# Exercise aim
Repeat nothing but the lines below running from the one containing "Let W(v, j)" to the one containing "Answer: -757/36 ≈ -21.028". Keep both end lines.

# Records shown
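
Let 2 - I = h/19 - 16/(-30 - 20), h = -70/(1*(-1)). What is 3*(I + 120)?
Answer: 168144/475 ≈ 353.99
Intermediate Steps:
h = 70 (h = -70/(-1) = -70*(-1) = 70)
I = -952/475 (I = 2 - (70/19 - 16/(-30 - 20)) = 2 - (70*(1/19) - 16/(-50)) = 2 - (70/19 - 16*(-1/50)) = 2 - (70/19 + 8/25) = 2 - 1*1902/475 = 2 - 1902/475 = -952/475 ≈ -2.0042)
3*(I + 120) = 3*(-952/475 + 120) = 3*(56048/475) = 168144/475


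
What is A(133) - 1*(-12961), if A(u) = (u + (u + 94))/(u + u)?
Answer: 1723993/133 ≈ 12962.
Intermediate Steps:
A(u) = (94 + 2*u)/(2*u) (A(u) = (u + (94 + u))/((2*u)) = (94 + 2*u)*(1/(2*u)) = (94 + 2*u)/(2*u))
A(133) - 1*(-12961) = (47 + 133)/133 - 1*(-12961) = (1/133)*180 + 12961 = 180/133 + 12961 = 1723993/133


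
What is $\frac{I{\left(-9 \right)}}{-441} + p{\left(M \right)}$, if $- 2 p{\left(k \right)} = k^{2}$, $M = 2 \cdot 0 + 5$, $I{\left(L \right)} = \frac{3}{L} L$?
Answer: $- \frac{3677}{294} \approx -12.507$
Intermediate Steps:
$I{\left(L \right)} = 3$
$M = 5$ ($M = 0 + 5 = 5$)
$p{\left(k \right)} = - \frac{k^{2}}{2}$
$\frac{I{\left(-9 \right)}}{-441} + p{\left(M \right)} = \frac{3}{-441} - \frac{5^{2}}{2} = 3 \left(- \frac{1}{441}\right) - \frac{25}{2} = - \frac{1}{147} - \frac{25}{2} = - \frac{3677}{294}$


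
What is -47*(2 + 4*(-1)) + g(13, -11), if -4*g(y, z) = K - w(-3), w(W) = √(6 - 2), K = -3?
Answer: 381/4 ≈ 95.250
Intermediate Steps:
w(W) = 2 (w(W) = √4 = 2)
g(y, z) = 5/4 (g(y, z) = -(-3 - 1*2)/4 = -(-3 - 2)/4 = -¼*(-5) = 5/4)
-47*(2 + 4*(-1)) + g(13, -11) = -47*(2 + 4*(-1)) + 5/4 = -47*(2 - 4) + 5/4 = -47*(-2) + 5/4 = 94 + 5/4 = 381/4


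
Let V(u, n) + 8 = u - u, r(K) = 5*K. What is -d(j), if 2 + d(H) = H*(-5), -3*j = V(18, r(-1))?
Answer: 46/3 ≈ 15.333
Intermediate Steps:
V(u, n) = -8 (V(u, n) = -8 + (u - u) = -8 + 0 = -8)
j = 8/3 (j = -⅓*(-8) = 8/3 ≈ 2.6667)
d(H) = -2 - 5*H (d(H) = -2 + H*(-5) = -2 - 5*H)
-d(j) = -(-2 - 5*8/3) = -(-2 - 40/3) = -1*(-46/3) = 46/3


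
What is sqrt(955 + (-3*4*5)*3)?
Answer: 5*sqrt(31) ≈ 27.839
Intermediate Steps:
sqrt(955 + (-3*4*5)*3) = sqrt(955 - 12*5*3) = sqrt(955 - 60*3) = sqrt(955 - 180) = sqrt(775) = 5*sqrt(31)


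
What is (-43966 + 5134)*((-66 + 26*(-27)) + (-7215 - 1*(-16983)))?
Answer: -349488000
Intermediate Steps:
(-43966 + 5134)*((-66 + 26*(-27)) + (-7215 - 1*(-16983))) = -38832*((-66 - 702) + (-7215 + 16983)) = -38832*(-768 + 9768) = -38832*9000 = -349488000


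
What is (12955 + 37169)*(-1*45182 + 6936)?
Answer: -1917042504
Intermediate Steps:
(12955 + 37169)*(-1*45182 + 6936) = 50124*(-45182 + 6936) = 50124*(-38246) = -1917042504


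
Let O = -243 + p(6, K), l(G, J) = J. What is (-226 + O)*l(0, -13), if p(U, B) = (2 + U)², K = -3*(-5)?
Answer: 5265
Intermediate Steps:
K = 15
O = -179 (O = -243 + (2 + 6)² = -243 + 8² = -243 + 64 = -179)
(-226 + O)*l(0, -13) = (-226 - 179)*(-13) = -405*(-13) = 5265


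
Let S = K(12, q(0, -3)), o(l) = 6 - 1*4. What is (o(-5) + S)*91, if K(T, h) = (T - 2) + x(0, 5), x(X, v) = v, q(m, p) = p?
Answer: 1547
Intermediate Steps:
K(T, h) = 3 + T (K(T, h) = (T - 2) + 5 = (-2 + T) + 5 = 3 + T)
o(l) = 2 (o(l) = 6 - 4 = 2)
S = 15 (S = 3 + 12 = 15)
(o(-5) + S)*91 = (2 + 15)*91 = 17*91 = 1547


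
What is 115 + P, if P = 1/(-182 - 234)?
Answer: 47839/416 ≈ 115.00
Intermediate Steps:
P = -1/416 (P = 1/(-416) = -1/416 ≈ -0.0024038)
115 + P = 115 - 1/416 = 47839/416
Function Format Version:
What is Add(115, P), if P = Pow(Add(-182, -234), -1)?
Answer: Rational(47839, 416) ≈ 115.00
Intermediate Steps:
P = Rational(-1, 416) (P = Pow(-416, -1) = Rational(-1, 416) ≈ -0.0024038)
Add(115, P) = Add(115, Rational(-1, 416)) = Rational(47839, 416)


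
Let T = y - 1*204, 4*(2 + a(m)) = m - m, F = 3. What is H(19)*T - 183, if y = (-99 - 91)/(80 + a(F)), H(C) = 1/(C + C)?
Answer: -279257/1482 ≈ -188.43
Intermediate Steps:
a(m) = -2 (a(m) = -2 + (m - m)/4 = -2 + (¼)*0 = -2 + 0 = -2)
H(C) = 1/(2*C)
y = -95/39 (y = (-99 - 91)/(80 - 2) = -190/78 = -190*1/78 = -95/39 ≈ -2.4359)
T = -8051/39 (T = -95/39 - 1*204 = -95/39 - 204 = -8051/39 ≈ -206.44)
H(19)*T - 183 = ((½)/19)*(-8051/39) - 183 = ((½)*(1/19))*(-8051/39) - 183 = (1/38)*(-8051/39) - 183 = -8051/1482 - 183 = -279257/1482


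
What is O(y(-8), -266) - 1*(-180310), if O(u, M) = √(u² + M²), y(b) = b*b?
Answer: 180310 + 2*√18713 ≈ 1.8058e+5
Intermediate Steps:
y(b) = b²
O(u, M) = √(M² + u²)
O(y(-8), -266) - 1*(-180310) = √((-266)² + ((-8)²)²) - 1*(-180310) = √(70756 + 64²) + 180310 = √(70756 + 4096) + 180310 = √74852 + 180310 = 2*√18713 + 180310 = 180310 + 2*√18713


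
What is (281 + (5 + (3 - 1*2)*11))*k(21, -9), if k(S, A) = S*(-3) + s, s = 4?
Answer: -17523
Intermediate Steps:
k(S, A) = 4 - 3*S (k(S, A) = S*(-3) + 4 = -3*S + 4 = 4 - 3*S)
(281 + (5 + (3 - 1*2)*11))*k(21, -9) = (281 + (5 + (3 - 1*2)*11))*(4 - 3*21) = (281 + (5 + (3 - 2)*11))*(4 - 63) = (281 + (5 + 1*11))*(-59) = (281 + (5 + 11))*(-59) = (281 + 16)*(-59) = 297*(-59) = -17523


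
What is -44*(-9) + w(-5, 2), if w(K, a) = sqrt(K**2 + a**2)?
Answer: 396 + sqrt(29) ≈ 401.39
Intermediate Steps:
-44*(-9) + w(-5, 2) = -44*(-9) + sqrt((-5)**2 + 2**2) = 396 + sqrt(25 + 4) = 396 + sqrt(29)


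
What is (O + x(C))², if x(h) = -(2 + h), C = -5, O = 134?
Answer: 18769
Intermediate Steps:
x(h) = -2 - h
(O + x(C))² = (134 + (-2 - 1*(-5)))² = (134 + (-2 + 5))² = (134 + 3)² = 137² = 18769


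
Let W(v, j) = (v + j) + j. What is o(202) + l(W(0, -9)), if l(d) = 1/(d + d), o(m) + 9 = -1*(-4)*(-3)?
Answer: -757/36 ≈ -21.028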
--
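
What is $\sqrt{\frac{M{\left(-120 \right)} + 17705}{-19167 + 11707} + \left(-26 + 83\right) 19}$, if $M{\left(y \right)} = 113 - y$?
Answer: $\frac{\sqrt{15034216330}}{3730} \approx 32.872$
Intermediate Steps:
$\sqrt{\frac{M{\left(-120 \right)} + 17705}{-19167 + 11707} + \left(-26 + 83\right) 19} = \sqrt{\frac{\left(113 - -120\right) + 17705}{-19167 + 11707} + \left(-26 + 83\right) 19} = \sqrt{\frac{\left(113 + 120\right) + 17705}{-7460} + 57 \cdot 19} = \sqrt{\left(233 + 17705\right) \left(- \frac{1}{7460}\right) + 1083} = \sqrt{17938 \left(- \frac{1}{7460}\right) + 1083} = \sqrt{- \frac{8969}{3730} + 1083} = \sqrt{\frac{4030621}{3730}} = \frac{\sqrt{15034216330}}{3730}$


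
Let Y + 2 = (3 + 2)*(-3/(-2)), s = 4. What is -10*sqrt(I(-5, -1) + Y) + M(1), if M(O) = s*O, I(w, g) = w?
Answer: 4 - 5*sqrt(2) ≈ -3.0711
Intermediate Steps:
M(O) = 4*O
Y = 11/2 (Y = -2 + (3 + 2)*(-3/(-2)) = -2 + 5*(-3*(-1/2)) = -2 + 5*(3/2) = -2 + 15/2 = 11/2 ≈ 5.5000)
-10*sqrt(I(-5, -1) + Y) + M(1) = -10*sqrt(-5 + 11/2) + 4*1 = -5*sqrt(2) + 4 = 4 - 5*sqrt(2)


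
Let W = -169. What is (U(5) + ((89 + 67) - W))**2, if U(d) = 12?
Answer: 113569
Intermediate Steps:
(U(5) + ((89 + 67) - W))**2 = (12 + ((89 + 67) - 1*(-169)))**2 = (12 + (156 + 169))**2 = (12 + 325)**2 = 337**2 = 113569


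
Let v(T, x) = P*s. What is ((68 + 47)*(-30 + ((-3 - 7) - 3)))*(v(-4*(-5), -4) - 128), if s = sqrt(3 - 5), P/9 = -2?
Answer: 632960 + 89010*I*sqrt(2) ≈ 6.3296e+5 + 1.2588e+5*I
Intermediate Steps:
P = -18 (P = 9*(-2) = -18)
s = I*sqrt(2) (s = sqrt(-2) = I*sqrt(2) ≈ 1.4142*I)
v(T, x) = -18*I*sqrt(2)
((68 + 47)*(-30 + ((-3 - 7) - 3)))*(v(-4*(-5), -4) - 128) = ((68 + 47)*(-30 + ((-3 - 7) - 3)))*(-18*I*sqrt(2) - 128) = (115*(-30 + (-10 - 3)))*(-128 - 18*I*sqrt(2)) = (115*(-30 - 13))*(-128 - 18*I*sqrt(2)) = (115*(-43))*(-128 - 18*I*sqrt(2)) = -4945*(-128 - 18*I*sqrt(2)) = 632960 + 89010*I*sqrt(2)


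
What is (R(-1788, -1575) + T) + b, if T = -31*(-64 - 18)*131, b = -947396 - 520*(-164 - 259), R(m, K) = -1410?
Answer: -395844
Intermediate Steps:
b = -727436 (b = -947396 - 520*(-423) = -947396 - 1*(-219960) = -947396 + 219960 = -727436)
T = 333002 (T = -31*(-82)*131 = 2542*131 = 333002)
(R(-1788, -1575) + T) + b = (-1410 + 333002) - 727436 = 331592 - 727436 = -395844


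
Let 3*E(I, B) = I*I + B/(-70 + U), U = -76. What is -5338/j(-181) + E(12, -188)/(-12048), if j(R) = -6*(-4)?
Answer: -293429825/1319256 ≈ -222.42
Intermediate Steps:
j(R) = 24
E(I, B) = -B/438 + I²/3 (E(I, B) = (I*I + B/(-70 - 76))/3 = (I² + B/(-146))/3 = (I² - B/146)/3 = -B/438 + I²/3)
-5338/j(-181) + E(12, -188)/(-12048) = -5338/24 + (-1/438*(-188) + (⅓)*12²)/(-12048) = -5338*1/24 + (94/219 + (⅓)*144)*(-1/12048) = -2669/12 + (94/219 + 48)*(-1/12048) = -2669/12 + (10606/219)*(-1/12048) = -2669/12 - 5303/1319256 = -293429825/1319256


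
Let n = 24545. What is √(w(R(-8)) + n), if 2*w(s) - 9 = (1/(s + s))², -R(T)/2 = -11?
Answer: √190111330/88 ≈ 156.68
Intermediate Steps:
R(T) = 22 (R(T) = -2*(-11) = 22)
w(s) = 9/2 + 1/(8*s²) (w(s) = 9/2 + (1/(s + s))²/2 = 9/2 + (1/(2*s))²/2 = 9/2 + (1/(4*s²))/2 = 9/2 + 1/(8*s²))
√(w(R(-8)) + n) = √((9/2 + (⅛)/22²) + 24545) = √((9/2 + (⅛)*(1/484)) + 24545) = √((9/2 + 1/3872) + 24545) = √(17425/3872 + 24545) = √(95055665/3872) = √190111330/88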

# Answer space
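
Let W(v, j) = (v + j) + j. What is o(202) + l(W(0, -9)), if l(d) = 1/(d + d), o(m) + 9 = -1*(-4)*(-3)?
Answer: -757/36 ≈ -21.028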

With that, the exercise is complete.